START Record set
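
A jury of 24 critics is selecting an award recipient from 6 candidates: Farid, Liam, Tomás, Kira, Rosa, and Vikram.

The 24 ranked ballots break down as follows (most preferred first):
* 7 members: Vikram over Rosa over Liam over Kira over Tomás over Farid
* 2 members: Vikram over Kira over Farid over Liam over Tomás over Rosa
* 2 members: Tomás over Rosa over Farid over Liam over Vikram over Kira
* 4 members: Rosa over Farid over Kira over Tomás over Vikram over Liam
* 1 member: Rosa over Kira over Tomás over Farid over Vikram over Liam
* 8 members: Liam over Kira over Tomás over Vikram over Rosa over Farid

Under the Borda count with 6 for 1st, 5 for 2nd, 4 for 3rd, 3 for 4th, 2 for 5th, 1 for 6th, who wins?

Farid: 7×1 + 2×4 + 2×4 + 4×5 + 1×3 + 8×1 = 54
Liam: 7×4 + 2×3 + 2×3 + 4×1 + 1×1 + 8×6 = 93
Tomás: 7×2 + 2×2 + 2×6 + 4×3 + 1×4 + 8×4 = 78
Kira: 7×3 + 2×5 + 2×1 + 4×4 + 1×5 + 8×5 = 94
Rosa: 7×5 + 2×1 + 2×5 + 4×6 + 1×6 + 8×2 = 93
Vikram: 7×6 + 2×6 + 2×2 + 4×2 + 1×2 + 8×3 = 92

Kira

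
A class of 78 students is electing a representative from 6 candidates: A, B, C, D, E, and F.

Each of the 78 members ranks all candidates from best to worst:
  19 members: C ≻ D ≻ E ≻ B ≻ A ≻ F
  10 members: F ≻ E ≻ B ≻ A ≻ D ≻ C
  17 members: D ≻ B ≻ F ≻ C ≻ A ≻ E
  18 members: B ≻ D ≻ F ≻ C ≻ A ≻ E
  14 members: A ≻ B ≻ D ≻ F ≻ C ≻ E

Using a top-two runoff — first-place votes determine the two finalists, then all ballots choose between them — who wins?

Round 1 first-place votes: A 14, B 18, C 19, D 17, E 0, F 10. C and B advance.
Runoff: C is ranked above B on 19 ballots, B above C on 59.

B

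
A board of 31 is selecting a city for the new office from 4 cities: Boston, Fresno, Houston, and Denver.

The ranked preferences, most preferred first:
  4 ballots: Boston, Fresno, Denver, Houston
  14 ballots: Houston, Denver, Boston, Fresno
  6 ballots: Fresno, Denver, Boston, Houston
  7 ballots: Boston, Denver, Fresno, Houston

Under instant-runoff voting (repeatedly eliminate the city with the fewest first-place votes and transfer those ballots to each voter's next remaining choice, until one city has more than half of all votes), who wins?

Round 1: Boston 11, Fresno 6, Houston 14, Denver 0. Denver eliminated.
Round 2: Boston 11, Fresno 6, Houston 14. Fresno eliminated.
Round 3: Boston 17, Houston 14. Boston has a majority (≥16).

Boston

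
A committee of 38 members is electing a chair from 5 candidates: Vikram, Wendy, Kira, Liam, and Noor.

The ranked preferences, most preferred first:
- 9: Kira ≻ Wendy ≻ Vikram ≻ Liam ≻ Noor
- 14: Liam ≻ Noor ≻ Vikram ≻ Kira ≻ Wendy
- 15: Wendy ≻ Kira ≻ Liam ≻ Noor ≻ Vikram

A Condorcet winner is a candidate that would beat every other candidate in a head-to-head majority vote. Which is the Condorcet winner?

Kira

Kira vs Vikram: 24–14
Kira vs Wendy: 23–15
Kira vs Liam: 24–14
Kira vs Noor: 24–14
Kira beats every other candidate.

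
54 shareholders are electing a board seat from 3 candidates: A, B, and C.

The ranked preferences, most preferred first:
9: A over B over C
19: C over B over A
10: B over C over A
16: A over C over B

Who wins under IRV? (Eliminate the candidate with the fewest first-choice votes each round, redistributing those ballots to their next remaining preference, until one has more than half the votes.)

Round 1: A 25, B 10, C 19. B eliminated.
Round 2: A 25, C 29. C has a majority (≥28).

C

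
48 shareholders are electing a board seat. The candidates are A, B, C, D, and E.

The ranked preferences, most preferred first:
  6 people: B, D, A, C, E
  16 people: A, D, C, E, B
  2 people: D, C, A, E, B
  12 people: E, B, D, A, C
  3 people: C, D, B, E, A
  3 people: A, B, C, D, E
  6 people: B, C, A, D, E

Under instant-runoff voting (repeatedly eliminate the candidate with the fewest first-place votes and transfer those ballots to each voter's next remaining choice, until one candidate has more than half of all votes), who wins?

B

Round 1: A 19, B 12, C 3, D 2, E 12. D eliminated.
Round 2: A 19, B 12, C 5, E 12. C eliminated.
Round 3: A 21, B 15, E 12. E eliminated.
Round 4: A 21, B 27. B has a majority (≥25).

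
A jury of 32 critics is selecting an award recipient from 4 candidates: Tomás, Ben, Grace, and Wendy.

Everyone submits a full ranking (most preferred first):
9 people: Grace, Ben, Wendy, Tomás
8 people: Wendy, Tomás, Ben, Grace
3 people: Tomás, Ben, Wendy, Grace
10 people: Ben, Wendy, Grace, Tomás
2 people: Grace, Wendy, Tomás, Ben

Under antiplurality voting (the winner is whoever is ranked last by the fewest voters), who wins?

Wendy

Last-place votes: Tomás 19, Ben 2, Grace 11, Wendy 0.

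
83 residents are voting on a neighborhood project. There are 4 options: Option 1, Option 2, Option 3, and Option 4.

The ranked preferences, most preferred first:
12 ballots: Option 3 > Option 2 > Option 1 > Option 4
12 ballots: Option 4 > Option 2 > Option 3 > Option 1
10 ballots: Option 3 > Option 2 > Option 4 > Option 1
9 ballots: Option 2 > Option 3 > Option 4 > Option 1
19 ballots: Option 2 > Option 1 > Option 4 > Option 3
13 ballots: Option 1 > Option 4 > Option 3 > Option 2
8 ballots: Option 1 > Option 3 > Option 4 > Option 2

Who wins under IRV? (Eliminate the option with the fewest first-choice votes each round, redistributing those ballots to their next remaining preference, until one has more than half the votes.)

Round 1: Option 1 21, Option 2 28, Option 3 22, Option 4 12. Option 4 eliminated.
Round 2: Option 1 21, Option 2 40, Option 3 22. Option 1 eliminated.
Round 3: Option 2 40, Option 3 43. Option 3 has a majority (≥42).

Option 3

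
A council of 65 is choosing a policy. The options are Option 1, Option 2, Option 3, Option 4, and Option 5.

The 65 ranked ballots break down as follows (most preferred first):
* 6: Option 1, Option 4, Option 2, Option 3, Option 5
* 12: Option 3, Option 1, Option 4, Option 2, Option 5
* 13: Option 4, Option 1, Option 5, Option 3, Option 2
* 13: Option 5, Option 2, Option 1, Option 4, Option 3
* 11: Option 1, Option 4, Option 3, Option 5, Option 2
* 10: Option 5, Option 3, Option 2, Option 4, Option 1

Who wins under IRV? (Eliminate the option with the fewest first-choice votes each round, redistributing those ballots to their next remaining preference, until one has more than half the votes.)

Round 1: Option 1 17, Option 2 0, Option 3 12, Option 4 13, Option 5 23. Option 2 eliminated.
Round 2: Option 1 17, Option 3 12, Option 4 13, Option 5 23. Option 3 eliminated.
Round 3: Option 1 29, Option 4 13, Option 5 23. Option 4 eliminated.
Round 4: Option 1 42, Option 5 23. Option 1 has a majority (≥33).

Option 1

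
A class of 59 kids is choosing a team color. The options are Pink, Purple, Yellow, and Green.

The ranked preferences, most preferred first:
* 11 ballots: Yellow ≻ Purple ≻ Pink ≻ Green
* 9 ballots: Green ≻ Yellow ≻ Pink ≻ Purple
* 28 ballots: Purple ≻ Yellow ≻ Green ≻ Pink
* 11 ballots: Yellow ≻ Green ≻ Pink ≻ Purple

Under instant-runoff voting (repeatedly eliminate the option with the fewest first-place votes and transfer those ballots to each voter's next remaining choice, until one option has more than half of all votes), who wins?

Round 1: Pink 0, Purple 28, Yellow 22, Green 9. Pink eliminated.
Round 2: Purple 28, Yellow 22, Green 9. Green eliminated.
Round 3: Purple 28, Yellow 31. Yellow has a majority (≥30).

Yellow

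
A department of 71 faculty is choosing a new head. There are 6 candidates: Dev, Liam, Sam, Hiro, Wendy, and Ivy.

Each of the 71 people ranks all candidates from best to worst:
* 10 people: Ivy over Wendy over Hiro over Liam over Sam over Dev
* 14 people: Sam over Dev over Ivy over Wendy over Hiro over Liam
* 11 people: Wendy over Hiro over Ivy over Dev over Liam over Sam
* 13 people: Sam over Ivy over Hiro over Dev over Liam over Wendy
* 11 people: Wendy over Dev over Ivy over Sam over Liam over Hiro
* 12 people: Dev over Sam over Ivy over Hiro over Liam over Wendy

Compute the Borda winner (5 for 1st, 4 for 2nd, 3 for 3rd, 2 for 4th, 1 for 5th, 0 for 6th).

Ivy

Dev: 10×0 + 14×4 + 11×2 + 13×2 + 11×4 + 12×5 = 208
Liam: 10×2 + 14×0 + 11×1 + 13×1 + 11×1 + 12×1 = 67
Sam: 10×1 + 14×5 + 11×0 + 13×5 + 11×2 + 12×4 = 215
Hiro: 10×3 + 14×1 + 11×4 + 13×3 + 11×0 + 12×2 = 151
Wendy: 10×4 + 14×2 + 11×5 + 13×0 + 11×5 + 12×0 = 178
Ivy: 10×5 + 14×3 + 11×3 + 13×4 + 11×3 + 12×3 = 246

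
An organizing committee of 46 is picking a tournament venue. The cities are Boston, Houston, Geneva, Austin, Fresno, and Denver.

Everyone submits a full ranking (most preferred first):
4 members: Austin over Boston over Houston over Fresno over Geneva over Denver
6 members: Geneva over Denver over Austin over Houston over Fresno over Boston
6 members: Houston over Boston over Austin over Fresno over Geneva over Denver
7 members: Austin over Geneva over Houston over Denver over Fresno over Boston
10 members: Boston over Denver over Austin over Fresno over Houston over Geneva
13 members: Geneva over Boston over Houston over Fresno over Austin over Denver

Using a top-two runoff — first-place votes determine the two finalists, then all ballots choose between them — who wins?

Austin

Round 1 first-place votes: Boston 10, Houston 6, Geneva 19, Austin 11, Fresno 0, Denver 0. Geneva and Austin advance.
Runoff: Geneva is ranked above Austin on 19 ballots, Austin above Geneva on 27.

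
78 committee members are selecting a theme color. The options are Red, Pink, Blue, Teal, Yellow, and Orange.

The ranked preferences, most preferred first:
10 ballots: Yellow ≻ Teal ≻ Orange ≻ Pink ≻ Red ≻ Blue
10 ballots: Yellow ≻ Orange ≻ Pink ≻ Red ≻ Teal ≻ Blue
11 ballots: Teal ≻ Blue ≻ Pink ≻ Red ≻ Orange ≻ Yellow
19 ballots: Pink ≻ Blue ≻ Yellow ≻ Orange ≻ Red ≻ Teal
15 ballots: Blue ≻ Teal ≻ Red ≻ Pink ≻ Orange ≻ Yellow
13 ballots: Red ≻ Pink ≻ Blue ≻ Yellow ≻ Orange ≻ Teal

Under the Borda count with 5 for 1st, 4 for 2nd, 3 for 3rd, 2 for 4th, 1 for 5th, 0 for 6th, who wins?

Red: 10×1 + 10×2 + 11×2 + 19×1 + 15×3 + 13×5 = 181
Pink: 10×2 + 10×3 + 11×3 + 19×5 + 15×2 + 13×4 = 260
Blue: 10×0 + 10×0 + 11×4 + 19×4 + 15×5 + 13×3 = 234
Teal: 10×4 + 10×1 + 11×5 + 19×0 + 15×4 + 13×0 = 165
Yellow: 10×5 + 10×5 + 11×0 + 19×3 + 15×0 + 13×2 = 183
Orange: 10×3 + 10×4 + 11×1 + 19×2 + 15×1 + 13×1 = 147

Pink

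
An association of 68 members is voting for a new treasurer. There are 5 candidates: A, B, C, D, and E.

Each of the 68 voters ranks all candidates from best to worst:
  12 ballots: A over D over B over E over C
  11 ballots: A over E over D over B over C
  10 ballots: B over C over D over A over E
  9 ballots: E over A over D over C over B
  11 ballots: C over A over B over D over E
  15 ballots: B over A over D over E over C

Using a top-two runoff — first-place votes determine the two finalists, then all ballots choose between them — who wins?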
END Record set
The stretch of entries above that starts with the line containing "9 people: Grace, Ben, Wendy, Tomás" and goes on through the line containing "2, Option 4, Option 1" is to be transcribed exactly, and no other line is to be transcribed.

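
9 people: Grace, Ben, Wendy, Tomás
8 people: Wendy, Tomás, Ben, Grace
3 people: Tomás, Ben, Wendy, Grace
10 people: Ben, Wendy, Grace, Tomás
2 people: Grace, Wendy, Tomás, Ben

Under antiplurality voting (the winner is whoever is ranked last by the fewest voters), who wins?

Wendy

Last-place votes: Tomás 19, Ben 2, Grace 11, Wendy 0.

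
83 residents are voting on a neighborhood project. There are 4 options: Option 1, Option 2, Option 3, and Option 4.

The ranked preferences, most preferred first:
12 ballots: Option 3 > Option 2 > Option 1 > Option 4
12 ballots: Option 4 > Option 2 > Option 3 > Option 1
10 ballots: Option 3 > Option 2 > Option 4 > Option 1
9 ballots: Option 2 > Option 3 > Option 4 > Option 1
19 ballots: Option 2 > Option 1 > Option 4 > Option 3
13 ballots: Option 1 > Option 4 > Option 3 > Option 2
8 ballots: Option 1 > Option 3 > Option 4 > Option 2

Who wins under IRV? (Eliminate the option with the fewest first-choice votes each round, redistributing those ballots to their next remaining preference, until one has more than half the votes.)

Round 1: Option 1 21, Option 2 28, Option 3 22, Option 4 12. Option 4 eliminated.
Round 2: Option 1 21, Option 2 40, Option 3 22. Option 1 eliminated.
Round 3: Option 2 40, Option 3 43. Option 3 has a majority (≥42).

Option 3

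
A council of 65 is choosing a policy. The options are Option 1, Option 2, Option 3, Option 4, and Option 5.

The 65 ranked ballots break down as follows (most preferred first):
* 6: Option 1, Option 4, Option 2, Option 3, Option 5
* 12: Option 3, Option 1, Option 4, Option 2, Option 5
* 13: Option 4, Option 1, Option 5, Option 3, Option 2
* 13: Option 5, Option 2, Option 1, Option 4, Option 3
* 11: Option 1, Option 4, Option 3, Option 5, Option 2
* 10: Option 5, Option 3, Option 2, Option 4, Option 1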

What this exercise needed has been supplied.